Lines to restate from the data below: from the one containing "6, 3, 7, 2, 5]" to the one containing "Simulate Optimal page replacement.", both included. Give them again exactly, and only them.

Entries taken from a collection
···

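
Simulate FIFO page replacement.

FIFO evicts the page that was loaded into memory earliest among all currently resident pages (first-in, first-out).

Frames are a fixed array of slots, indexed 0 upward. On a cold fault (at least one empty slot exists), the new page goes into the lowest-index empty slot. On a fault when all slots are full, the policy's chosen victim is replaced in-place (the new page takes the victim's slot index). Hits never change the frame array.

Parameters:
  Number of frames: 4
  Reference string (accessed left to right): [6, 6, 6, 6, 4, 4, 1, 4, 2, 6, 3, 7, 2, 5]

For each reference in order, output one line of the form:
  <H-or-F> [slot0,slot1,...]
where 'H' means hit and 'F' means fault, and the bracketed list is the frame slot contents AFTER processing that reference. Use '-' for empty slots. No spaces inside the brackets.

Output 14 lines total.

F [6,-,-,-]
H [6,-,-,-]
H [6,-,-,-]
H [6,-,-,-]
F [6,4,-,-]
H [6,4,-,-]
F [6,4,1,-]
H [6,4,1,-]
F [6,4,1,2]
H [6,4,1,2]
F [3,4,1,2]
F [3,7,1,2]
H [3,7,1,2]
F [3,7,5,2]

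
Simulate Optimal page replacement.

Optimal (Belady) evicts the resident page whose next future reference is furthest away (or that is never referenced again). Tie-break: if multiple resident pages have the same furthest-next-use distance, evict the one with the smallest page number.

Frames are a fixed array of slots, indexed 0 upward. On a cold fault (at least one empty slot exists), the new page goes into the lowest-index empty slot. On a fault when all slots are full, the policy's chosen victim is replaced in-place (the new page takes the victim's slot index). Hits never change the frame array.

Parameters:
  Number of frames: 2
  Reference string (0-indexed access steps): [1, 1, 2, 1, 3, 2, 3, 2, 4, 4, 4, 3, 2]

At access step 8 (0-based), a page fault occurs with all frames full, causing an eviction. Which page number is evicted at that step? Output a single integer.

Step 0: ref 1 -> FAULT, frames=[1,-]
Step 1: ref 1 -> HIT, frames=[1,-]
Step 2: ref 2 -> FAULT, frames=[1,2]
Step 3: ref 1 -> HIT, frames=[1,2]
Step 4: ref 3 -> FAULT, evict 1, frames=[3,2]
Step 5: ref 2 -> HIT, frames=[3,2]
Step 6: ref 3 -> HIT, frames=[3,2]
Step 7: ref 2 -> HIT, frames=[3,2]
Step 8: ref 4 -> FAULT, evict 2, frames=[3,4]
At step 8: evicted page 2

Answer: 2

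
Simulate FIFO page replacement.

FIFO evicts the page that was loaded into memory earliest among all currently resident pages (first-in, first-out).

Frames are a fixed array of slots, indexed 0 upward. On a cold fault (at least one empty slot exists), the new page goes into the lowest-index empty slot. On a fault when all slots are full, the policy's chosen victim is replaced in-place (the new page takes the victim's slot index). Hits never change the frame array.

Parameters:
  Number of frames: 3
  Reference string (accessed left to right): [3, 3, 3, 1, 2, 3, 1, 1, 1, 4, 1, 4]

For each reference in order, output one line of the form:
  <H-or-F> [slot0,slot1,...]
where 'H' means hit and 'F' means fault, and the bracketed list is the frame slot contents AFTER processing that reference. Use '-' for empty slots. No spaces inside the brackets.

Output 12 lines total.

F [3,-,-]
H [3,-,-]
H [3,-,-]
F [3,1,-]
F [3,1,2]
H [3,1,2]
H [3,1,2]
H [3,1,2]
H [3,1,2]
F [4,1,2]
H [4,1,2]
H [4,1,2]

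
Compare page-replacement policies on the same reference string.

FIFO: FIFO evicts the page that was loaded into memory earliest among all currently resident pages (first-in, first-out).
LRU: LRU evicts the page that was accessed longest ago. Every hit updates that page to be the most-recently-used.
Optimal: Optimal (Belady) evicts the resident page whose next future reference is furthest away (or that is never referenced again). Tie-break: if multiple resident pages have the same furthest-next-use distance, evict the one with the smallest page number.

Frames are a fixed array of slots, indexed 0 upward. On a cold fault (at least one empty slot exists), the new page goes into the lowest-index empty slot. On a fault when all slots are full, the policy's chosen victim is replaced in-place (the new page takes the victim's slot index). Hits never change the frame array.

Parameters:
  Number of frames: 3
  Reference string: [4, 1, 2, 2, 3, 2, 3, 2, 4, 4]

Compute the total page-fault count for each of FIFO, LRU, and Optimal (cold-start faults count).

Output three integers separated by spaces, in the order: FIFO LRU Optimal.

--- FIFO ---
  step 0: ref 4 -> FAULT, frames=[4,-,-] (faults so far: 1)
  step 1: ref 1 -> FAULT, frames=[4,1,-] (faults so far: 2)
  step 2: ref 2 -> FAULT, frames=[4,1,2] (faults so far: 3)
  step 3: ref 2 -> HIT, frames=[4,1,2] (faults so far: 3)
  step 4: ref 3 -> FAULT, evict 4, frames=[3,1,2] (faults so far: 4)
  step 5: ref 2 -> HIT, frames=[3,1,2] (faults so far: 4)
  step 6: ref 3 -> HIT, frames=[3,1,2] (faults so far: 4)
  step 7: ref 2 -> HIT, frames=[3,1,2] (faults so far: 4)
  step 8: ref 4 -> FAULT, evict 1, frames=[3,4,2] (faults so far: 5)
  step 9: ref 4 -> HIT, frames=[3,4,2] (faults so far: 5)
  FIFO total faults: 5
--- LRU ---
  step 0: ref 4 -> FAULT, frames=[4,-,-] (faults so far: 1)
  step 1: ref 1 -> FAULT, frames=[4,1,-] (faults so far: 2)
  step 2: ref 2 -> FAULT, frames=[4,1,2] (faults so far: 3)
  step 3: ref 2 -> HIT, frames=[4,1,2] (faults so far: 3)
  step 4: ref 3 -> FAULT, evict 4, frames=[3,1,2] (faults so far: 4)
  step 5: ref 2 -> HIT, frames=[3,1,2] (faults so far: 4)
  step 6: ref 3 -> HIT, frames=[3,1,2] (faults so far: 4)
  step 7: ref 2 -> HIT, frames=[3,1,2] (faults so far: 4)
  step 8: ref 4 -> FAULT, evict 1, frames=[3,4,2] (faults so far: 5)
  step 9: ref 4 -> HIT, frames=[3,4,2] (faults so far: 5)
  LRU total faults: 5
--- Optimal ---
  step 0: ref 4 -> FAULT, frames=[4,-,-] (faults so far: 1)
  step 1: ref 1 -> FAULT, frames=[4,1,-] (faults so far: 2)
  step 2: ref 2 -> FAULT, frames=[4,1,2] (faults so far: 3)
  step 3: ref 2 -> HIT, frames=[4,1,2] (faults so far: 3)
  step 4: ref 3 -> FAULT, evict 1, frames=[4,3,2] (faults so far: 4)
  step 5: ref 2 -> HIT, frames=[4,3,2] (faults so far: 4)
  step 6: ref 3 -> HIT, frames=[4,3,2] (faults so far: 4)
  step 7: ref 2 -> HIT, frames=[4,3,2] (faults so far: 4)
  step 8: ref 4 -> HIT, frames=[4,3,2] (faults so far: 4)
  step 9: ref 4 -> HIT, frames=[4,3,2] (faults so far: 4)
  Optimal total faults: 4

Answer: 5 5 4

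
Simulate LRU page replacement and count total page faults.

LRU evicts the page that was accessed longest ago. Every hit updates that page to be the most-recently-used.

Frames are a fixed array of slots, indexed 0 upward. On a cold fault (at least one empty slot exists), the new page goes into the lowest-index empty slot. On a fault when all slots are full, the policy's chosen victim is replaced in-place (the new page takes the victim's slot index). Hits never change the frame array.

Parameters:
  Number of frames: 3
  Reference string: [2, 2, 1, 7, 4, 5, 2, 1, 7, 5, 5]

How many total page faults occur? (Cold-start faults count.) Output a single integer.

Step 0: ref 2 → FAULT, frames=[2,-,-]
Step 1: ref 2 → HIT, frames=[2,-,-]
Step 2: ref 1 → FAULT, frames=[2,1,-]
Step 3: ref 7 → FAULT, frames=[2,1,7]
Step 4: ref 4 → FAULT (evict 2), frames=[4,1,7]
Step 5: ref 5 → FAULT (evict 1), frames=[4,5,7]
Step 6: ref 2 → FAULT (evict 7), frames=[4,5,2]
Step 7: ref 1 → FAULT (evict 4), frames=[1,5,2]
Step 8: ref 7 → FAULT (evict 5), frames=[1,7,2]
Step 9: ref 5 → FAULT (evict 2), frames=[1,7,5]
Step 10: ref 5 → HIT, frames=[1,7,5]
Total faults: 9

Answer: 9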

···

#### The answer:
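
  Reference string (accessed left to right): [6, 6, 6, 6, 4, 4, 1, 4, 2, 6, 3, 7, 2, 5]

For each reference in order, output one line of the form:
  <H-or-F> [slot0,slot1,...]
where 'H' means hit and 'F' means fault, and the bracketed list is the frame slot contents AFTER processing that reference. Use '-' for empty slots. No spaces inside the brackets.

Output 14 lines total.

F [6,-,-,-]
H [6,-,-,-]
H [6,-,-,-]
H [6,-,-,-]
F [6,4,-,-]
H [6,4,-,-]
F [6,4,1,-]
H [6,4,1,-]
F [6,4,1,2]
H [6,4,1,2]
F [3,4,1,2]
F [3,7,1,2]
H [3,7,1,2]
F [3,7,5,2]

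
Simulate Optimal page replacement.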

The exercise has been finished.